=== What to do ===
Every record must be copied exactly, from first line to last.

■ ■ ■

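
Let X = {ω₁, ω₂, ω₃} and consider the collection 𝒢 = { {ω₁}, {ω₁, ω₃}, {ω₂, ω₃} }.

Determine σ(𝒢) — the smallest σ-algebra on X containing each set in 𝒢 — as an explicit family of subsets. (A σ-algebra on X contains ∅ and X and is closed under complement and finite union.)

Start: 𝒢 ∪ {∅, X} = { ∅, {ω₁}, {ω₁, ω₃}, {ω₂, ω₃}, X }.
Pass 1: 1 new —
  {ω₂}  = X∖{ω₁, ω₃}
  |family| = 6
Pass 2. New:
  {ω₁, ω₂}  = {ω₂} ∪ {ω₁}
  |family| = 7
Pass 3: 1 new —
  {ω₃}  = X∖{ω₁, ω₂}
  |family| = 8
Pass 4: no new sets; the family is a σ-algebra.

Therefore σ(𝒢) = { ∅, {ω₁}, {ω₂}, {ω₃}, {ω₁, ω₂}, {ω₁, ω₃}, {ω₂, ω₃}, X } (|σ(𝒢)| = 8).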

■ ■ ■

=== Response below ===
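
Let X = {ω₁, ω₂, ω₃} and consider the collection 𝒢 = { {ω₁}, {ω₁, ω₃}, {ω₂, ω₃} }.

Determine σ(𝒢) — the smallest σ-algebra on X containing each set in 𝒢 — as an explicit family of subsets. (A σ-algebra on X contains ∅ and X and is closed under complement and finite union.)

Start: 𝒢 ∪ {∅, X} = { ∅, {ω₁}, {ω₁, ω₃}, {ω₂, ω₃}, X }.
Pass 1: 1 new —
  {ω₂}  = X∖{ω₁, ω₃}
  |family| = 6
Pass 2. New:
  {ω₁, ω₂}  = {ω₂} ∪ {ω₁}
  |family| = 7
Pass 3: 1 new —
  {ω₃}  = X∖{ω₁, ω₂}
  |family| = 8
Pass 4: no new sets; the family is a σ-algebra.

Therefore σ(𝒢) = { ∅, {ω₁}, {ω₂}, {ω₃}, {ω₁, ω₂}, {ω₁, ω₃}, {ω₂, ω₃}, X } (|σ(𝒢)| = 8).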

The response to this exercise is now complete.